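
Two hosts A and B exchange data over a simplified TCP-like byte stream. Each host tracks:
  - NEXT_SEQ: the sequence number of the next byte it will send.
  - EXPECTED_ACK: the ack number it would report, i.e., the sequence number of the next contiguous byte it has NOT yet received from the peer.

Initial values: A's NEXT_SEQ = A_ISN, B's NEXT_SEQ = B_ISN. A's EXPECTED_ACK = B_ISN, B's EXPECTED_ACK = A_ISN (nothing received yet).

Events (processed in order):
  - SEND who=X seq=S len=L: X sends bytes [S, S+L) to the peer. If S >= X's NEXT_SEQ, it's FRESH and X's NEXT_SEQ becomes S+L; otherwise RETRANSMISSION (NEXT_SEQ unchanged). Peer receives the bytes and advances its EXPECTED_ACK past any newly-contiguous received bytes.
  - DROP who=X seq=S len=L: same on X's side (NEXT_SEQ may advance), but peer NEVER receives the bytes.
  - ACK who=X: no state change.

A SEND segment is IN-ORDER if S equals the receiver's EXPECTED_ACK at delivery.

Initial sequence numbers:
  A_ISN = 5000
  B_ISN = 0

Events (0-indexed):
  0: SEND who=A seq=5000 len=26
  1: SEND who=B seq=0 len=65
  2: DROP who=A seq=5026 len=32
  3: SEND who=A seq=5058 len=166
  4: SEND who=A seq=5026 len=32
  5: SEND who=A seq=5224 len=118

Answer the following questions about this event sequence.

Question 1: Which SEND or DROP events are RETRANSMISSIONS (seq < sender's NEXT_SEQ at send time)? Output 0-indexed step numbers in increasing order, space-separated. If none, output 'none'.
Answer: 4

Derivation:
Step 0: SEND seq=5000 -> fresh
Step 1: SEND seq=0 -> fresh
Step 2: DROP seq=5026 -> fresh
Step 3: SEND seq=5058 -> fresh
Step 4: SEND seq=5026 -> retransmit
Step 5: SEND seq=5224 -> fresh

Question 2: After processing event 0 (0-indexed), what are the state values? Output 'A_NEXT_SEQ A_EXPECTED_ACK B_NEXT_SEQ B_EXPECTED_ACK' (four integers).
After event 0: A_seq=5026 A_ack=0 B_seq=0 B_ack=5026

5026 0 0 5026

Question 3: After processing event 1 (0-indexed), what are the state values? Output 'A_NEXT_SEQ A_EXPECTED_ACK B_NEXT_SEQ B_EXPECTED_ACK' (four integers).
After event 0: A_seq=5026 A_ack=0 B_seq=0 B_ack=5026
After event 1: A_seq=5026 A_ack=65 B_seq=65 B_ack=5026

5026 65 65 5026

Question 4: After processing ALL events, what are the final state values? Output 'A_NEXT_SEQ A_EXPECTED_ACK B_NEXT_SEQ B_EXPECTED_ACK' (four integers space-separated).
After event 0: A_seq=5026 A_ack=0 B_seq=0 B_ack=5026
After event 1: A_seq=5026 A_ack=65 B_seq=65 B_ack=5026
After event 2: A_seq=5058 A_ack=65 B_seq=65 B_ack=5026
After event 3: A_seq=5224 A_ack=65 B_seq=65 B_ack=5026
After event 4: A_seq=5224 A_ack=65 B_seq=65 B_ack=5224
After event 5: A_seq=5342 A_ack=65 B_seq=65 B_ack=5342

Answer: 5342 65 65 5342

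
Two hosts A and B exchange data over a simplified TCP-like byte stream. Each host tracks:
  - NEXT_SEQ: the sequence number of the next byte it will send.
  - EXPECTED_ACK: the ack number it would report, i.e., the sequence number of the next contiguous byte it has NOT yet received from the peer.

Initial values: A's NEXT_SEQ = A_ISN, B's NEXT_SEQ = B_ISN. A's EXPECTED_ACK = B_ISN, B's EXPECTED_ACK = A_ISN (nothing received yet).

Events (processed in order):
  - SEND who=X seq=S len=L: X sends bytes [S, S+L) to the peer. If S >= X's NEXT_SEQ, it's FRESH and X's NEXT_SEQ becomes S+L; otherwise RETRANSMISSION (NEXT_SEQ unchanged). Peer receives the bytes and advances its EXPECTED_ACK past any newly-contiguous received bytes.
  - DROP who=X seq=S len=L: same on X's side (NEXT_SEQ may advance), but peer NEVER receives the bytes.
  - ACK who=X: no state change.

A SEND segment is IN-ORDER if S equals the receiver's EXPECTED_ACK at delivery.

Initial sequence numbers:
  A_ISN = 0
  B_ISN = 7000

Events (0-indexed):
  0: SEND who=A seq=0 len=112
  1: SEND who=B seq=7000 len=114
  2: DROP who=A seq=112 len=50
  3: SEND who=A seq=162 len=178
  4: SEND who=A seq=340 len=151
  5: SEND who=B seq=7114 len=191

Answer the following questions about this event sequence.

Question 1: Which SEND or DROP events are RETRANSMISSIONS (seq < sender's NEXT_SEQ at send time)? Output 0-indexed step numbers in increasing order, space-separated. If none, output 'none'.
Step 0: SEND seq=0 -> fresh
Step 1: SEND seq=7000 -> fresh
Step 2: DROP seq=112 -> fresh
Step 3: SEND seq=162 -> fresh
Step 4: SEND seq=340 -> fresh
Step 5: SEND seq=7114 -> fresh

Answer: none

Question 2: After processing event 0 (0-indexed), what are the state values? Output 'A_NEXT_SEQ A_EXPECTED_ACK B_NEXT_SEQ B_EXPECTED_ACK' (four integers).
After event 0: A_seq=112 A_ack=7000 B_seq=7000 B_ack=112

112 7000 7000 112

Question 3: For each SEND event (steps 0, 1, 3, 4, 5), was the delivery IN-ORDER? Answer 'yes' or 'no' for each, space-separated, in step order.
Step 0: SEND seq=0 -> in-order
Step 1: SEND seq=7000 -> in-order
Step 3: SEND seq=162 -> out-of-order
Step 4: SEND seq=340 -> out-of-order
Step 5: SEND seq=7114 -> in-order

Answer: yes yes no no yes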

-*-*-

PROBLEM TO WORK ON: Print the records once more, exactly as they were given.

RESULT:
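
Two hosts A and B exchange data over a simplified TCP-like byte stream. Each host tracks:
  - NEXT_SEQ: the sequence number of the next byte it will send.
  - EXPECTED_ACK: the ack number it would report, i.e., the sequence number of the next contiguous byte it has NOT yet received from the peer.

Initial values: A's NEXT_SEQ = A_ISN, B's NEXT_SEQ = B_ISN. A's EXPECTED_ACK = B_ISN, B's EXPECTED_ACK = A_ISN (nothing received yet).

Events (processed in order):
  - SEND who=X seq=S len=L: X sends bytes [S, S+L) to the peer. If S >= X's NEXT_SEQ, it's FRESH and X's NEXT_SEQ becomes S+L; otherwise RETRANSMISSION (NEXT_SEQ unchanged). Peer receives the bytes and advances its EXPECTED_ACK past any newly-contiguous received bytes.
  - DROP who=X seq=S len=L: same on X's side (NEXT_SEQ may advance), but peer NEVER receives the bytes.
  - ACK who=X: no state change.

A SEND segment is IN-ORDER if S equals the receiver's EXPECTED_ACK at delivery.

Initial sequence numbers:
  A_ISN = 5000
  B_ISN = 0

Events (0-indexed):
  0: SEND who=A seq=5000 len=26
  1: SEND who=B seq=0 len=65
  2: DROP who=A seq=5026 len=32
  3: SEND who=A seq=5058 len=166
  4: SEND who=A seq=5026 len=32
  5: SEND who=A seq=5224 len=118

Answer the following questions about this event sequence.

Question 1: Which SEND or DROP events are RETRANSMISSIONS (seq < sender's NEXT_SEQ at send time)? Output 0-indexed step numbers in increasing order, space-separated. If none, output 'none'.
Answer: 4

Derivation:
Step 0: SEND seq=5000 -> fresh
Step 1: SEND seq=0 -> fresh
Step 2: DROP seq=5026 -> fresh
Step 3: SEND seq=5058 -> fresh
Step 4: SEND seq=5026 -> retransmit
Step 5: SEND seq=5224 -> fresh

Question 2: After processing event 0 (0-indexed), what are the state values? Output 'A_NEXT_SEQ A_EXPECTED_ACK B_NEXT_SEQ B_EXPECTED_ACK' (four integers).
After event 0: A_seq=5026 A_ack=0 B_seq=0 B_ack=5026

5026 0 0 5026

Question 3: After processing event 1 (0-indexed), what are the state values? Output 'A_NEXT_SEQ A_EXPECTED_ACK B_NEXT_SEQ B_EXPECTED_ACK' (four integers).
After event 0: A_seq=5026 A_ack=0 B_seq=0 B_ack=5026
After event 1: A_seq=5026 A_ack=65 B_seq=65 B_ack=5026

5026 65 65 5026

Question 4: After processing ALL events, what are the final state values? Output 'A_NEXT_SEQ A_EXPECTED_ACK B_NEXT_SEQ B_EXPECTED_ACK' (four integers space-separated).
After event 0: A_seq=5026 A_ack=0 B_seq=0 B_ack=5026
After event 1: A_seq=5026 A_ack=65 B_seq=65 B_ack=5026
After event 2: A_seq=5058 A_ack=65 B_seq=65 B_ack=5026
After event 3: A_seq=5224 A_ack=65 B_seq=65 B_ack=5026
After event 4: A_seq=5224 A_ack=65 B_seq=65 B_ack=5224
After event 5: A_seq=5342 A_ack=65 B_seq=65 B_ack=5342

Answer: 5342 65 65 5342

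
Two hosts A and B exchange data over a simplified TCP-like byte stream. Each host tracks:
  - NEXT_SEQ: the sequence number of the next byte it will send.
  - EXPECTED_ACK: the ack number it would report, i.e., the sequence number of the next contiguous byte it has NOT yet received from the peer.

Initial values: A's NEXT_SEQ = A_ISN, B's NEXT_SEQ = B_ISN. A's EXPECTED_ACK = B_ISN, B's EXPECTED_ACK = A_ISN (nothing received yet).

Events (processed in order):
  - SEND who=X seq=S len=L: X sends bytes [S, S+L) to the peer. If S >= X's NEXT_SEQ, it's FRESH and X's NEXT_SEQ becomes S+L; otherwise RETRANSMISSION (NEXT_SEQ unchanged). Peer receives the bytes and advances its EXPECTED_ACK past any newly-contiguous received bytes.
  - DROP who=X seq=S len=L: same on X's side (NEXT_SEQ may advance), but peer NEVER receives the bytes.
  - ACK who=X: no state change.

A SEND segment is IN-ORDER if S equals the receiver's EXPECTED_ACK at delivery.

Initial sequence numbers:
  A_ISN = 0
  B_ISN = 7000

Events (0-indexed):
  0: SEND who=A seq=0 len=112
  1: SEND who=B seq=7000 len=114
  2: DROP who=A seq=112 len=50
  3: SEND who=A seq=162 len=178
  4: SEND who=A seq=340 len=151
  5: SEND who=B seq=7114 len=191

Answer the following questions about this event sequence.

Question 1: Which SEND or DROP events are RETRANSMISSIONS (seq < sender's NEXT_SEQ at send time)? Output 0-indexed step numbers in increasing order, space-separated. If none, output 'none'.
Step 0: SEND seq=0 -> fresh
Step 1: SEND seq=7000 -> fresh
Step 2: DROP seq=112 -> fresh
Step 3: SEND seq=162 -> fresh
Step 4: SEND seq=340 -> fresh
Step 5: SEND seq=7114 -> fresh

Answer: none

Question 2: After processing event 0 (0-indexed), what are the state values? Output 'A_NEXT_SEQ A_EXPECTED_ACK B_NEXT_SEQ B_EXPECTED_ACK' (four integers).
After event 0: A_seq=112 A_ack=7000 B_seq=7000 B_ack=112

112 7000 7000 112

Question 3: For each SEND event (steps 0, 1, 3, 4, 5), was the delivery IN-ORDER? Answer 'yes' or 'no' for each, space-separated, in step order.
Step 0: SEND seq=0 -> in-order
Step 1: SEND seq=7000 -> in-order
Step 3: SEND seq=162 -> out-of-order
Step 4: SEND seq=340 -> out-of-order
Step 5: SEND seq=7114 -> in-order

Answer: yes yes no no yes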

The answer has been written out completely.